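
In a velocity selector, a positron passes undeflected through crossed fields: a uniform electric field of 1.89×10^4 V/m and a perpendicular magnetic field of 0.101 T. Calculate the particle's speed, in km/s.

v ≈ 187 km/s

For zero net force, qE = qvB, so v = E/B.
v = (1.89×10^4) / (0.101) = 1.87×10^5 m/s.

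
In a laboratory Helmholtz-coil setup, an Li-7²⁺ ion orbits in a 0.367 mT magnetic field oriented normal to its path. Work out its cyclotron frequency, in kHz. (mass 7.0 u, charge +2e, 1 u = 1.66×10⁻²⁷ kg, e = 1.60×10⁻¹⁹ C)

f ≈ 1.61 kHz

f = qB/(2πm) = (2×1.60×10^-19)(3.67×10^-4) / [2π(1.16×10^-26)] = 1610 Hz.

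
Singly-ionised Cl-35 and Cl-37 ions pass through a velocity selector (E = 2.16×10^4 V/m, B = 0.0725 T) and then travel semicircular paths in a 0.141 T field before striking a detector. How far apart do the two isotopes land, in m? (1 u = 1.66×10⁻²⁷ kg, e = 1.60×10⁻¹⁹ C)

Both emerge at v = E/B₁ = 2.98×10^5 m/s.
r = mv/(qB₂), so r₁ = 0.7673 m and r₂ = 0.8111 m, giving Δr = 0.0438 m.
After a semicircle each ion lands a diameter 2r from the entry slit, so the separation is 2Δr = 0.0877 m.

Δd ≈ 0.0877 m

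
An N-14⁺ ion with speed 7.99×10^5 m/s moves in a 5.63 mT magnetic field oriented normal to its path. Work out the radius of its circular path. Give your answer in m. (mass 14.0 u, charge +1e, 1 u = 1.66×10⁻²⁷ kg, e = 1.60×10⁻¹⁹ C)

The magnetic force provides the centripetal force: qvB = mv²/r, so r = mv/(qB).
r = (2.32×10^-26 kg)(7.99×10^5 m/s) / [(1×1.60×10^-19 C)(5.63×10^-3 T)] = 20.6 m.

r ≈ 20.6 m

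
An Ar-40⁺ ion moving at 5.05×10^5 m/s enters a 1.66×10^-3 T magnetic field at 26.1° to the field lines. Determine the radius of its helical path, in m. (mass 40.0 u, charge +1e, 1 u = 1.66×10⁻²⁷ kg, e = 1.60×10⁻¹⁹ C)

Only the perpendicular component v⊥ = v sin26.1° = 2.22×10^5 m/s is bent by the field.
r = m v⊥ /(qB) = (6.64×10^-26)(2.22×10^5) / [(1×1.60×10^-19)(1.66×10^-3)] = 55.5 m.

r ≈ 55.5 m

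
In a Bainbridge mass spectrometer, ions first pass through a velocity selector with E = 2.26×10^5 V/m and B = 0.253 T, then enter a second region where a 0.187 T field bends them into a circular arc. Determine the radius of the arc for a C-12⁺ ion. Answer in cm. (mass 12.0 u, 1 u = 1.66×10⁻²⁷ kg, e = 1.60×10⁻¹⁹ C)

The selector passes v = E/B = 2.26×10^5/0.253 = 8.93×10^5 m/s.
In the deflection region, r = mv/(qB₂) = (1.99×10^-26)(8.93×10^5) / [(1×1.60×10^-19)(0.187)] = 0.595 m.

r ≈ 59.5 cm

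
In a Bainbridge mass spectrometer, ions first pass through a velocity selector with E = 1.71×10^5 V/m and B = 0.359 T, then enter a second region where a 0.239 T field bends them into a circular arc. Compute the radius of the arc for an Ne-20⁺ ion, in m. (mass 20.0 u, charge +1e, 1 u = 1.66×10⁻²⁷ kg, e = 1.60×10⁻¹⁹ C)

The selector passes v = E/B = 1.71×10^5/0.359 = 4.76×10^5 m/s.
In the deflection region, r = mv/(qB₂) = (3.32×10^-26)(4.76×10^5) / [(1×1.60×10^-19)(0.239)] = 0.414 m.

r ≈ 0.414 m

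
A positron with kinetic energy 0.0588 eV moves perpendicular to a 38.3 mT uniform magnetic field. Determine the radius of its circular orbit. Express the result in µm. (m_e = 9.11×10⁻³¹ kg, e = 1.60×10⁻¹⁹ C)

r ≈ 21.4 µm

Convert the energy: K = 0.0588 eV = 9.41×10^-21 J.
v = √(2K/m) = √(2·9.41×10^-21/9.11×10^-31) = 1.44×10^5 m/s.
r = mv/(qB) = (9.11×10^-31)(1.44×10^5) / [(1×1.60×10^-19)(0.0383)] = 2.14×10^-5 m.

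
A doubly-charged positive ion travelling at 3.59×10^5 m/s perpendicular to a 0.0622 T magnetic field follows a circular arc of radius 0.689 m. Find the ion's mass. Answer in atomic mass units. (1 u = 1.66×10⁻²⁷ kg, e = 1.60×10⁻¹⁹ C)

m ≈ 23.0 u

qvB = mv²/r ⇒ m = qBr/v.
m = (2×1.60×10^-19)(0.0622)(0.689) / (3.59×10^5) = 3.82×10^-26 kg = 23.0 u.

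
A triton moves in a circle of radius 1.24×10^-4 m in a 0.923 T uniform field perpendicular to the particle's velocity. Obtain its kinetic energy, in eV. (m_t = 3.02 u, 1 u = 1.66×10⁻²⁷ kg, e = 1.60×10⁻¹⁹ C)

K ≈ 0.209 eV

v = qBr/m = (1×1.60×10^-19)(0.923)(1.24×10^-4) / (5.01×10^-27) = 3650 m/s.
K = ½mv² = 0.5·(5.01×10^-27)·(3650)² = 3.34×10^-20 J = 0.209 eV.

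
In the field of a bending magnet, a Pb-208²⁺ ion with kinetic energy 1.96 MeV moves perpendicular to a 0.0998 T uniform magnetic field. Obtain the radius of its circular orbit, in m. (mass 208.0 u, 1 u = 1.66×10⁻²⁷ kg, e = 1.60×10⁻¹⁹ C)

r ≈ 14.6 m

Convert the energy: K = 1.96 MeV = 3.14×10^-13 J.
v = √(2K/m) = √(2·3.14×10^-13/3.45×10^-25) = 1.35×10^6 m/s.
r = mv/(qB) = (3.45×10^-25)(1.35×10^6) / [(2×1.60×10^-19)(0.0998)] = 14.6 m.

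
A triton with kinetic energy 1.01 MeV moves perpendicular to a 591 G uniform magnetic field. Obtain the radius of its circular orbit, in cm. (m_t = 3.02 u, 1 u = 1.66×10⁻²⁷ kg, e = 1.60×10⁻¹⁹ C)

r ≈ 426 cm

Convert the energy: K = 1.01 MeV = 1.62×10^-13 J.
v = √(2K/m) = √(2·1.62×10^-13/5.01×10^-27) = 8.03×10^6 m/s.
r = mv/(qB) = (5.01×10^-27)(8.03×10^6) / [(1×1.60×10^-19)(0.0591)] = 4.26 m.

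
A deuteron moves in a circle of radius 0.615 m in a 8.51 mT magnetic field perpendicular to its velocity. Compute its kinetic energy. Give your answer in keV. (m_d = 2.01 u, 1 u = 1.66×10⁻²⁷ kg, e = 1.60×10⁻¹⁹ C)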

******************************

Task objective ▸
Reproduce the listing above exactly, in its entirety.

Response below ▸
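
In a velocity selector, a positron passes undeflected through crossed fields: a uniform electric field of 1.89×10^4 V/m and a perpendicular magnetic field of 0.101 T. Calculate the particle's speed, in km/s.

v ≈ 187 km/s

For zero net force, qE = qvB, so v = E/B.
v = (1.89×10^4) / (0.101) = 1.87×10^5 m/s.

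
In a laboratory Helmholtz-coil setup, an Li-7²⁺ ion orbits in a 0.367 mT magnetic field oriented normal to its path. Work out its cyclotron frequency, in kHz. (mass 7.0 u, charge +2e, 1 u = 1.66×10⁻²⁷ kg, e = 1.60×10⁻¹⁹ C)

f ≈ 1.61 kHz

f = qB/(2πm) = (2×1.60×10^-19)(3.67×10^-4) / [2π(1.16×10^-26)] = 1610 Hz.

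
Singly-ionised Cl-35 and Cl-37 ions pass through a velocity selector (E = 2.16×10^4 V/m, B = 0.0725 T) and then travel semicircular paths in a 0.141 T field before striking a detector. How far apart do the two isotopes land, in m? (1 u = 1.66×10⁻²⁷ kg, e = 1.60×10⁻¹⁹ C)

Both emerge at v = E/B₁ = 2.98×10^5 m/s.
r = mv/(qB₂), so r₁ = 0.7673 m and r₂ = 0.8111 m, giving Δr = 0.0438 m.
After a semicircle each ion lands a diameter 2r from the entry slit, so the separation is 2Δr = 0.0877 m.

Δd ≈ 0.0877 m

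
An N-14⁺ ion with speed 7.99×10^5 m/s moves in a 5.63 mT magnetic field oriented normal to its path. Work out the radius of its circular path. Give your answer in m. (mass 14.0 u, charge +1e, 1 u = 1.66×10⁻²⁷ kg, e = 1.60×10⁻¹⁹ C)

The magnetic force provides the centripetal force: qvB = mv²/r, so r = mv/(qB).
r = (2.32×10^-26 kg)(7.99×10^5 m/s) / [(1×1.60×10^-19 C)(5.63×10^-3 T)] = 20.6 m.

r ≈ 20.6 m

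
An Ar-40⁺ ion moving at 5.05×10^5 m/s enters a 1.66×10^-3 T magnetic field at 26.1° to the field lines. Determine the radius of its helical path, in m. (mass 40.0 u, charge +1e, 1 u = 1.66×10⁻²⁷ kg, e = 1.60×10⁻¹⁹ C)

Only the perpendicular component v⊥ = v sin26.1° = 2.22×10^5 m/s is bent by the field.
r = m v⊥ /(qB) = (6.64×10^-26)(2.22×10^5) / [(1×1.60×10^-19)(1.66×10^-3)] = 55.5 m.

r ≈ 55.5 m

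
In a Bainbridge mass spectrometer, ions first pass through a velocity selector with E = 2.26×10^5 V/m and B = 0.253 T, then enter a second region where a 0.187 T field bends them into a circular arc. Determine the radius of the arc for a C-12⁺ ion. Answer in cm. (mass 12.0 u, 1 u = 1.66×10⁻²⁷ kg, e = 1.60×10⁻¹⁹ C)

The selector passes v = E/B = 2.26×10^5/0.253 = 8.93×10^5 m/s.
In the deflection region, r = mv/(qB₂) = (1.99×10^-26)(8.93×10^5) / [(1×1.60×10^-19)(0.187)] = 0.595 m.

r ≈ 59.5 cm

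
In a Bainbridge mass spectrometer, ions first pass through a velocity selector with E = 1.71×10^5 V/m and B = 0.359 T, then enter a second region where a 0.239 T field bends them into a circular arc. Compute the radius of the arc for an Ne-20⁺ ion, in m. (mass 20.0 u, charge +1e, 1 u = 1.66×10⁻²⁷ kg, e = 1.60×10⁻¹⁹ C)

The selector passes v = E/B = 1.71×10^5/0.359 = 4.76×10^5 m/s.
In the deflection region, r = mv/(qB₂) = (3.32×10^-26)(4.76×10^5) / [(1×1.60×10^-19)(0.239)] = 0.414 m.

r ≈ 0.414 m

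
A positron with kinetic energy 0.0588 eV moves perpendicular to a 38.3 mT uniform magnetic field. Determine the radius of its circular orbit. Express the result in µm. (m_e = 9.11×10⁻³¹ kg, e = 1.60×10⁻¹⁹ C)

r ≈ 21.4 µm

Convert the energy: K = 0.0588 eV = 9.41×10^-21 J.
v = √(2K/m) = √(2·9.41×10^-21/9.11×10^-31) = 1.44×10^5 m/s.
r = mv/(qB) = (9.11×10^-31)(1.44×10^5) / [(1×1.60×10^-19)(0.0383)] = 2.14×10^-5 m.

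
A doubly-charged positive ion travelling at 3.59×10^5 m/s perpendicular to a 0.0622 T magnetic field follows a circular arc of radius 0.689 m. Find the ion's mass. Answer in atomic mass units. (1 u = 1.66×10⁻²⁷ kg, e = 1.60×10⁻¹⁹ C)

m ≈ 23.0 u

qvB = mv²/r ⇒ m = qBr/v.
m = (2×1.60×10^-19)(0.0622)(0.689) / (3.59×10^5) = 3.82×10^-26 kg = 23.0 u.

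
A triton moves in a circle of radius 1.24×10^-4 m in a 0.923 T uniform field perpendicular to the particle's velocity. Obtain its kinetic energy, in eV. (m_t = 3.02 u, 1 u = 1.66×10⁻²⁷ kg, e = 1.60×10⁻¹⁹ C)

K ≈ 0.209 eV

v = qBr/m = (1×1.60×10^-19)(0.923)(1.24×10^-4) / (5.01×10^-27) = 3650 m/s.
K = ½mv² = 0.5·(5.01×10^-27)·(3650)² = 3.34×10^-20 J = 0.209 eV.

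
In the field of a bending magnet, a Pb-208²⁺ ion with kinetic energy 1.96 MeV moves perpendicular to a 0.0998 T uniform magnetic field. Obtain the radius of its circular orbit, in m. (mass 208.0 u, 1 u = 1.66×10⁻²⁷ kg, e = 1.60×10⁻¹⁹ C)

r ≈ 14.6 m

Convert the energy: K = 1.96 MeV = 3.14×10^-13 J.
v = √(2K/m) = √(2·3.14×10^-13/3.45×10^-25) = 1.35×10^6 m/s.
r = mv/(qB) = (3.45×10^-25)(1.35×10^6) / [(2×1.60×10^-19)(0.0998)] = 14.6 m.

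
A triton with kinetic energy 1.01 MeV moves perpendicular to a 591 G uniform magnetic field. Obtain the radius of its circular orbit, in cm. (m_t = 3.02 u, 1 u = 1.66×10⁻²⁷ kg, e = 1.60×10⁻¹⁹ C)

r ≈ 426 cm

Convert the energy: K = 1.01 MeV = 1.62×10^-13 J.
v = √(2K/m) = √(2·1.62×10^-13/5.01×10^-27) = 8.03×10^6 m/s.
r = mv/(qB) = (5.01×10^-27)(8.03×10^6) / [(1×1.60×10^-19)(0.0591)] = 4.26 m.

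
A deuteron moves in a circle of radius 0.615 m in a 8.51 mT magnetic field perpendicular to its velocity. Compute its kinetic energy. Give your answer in keV. (m_d = 2.01 u, 1 u = 1.66×10⁻²⁷ kg, e = 1.60×10⁻¹⁹ C)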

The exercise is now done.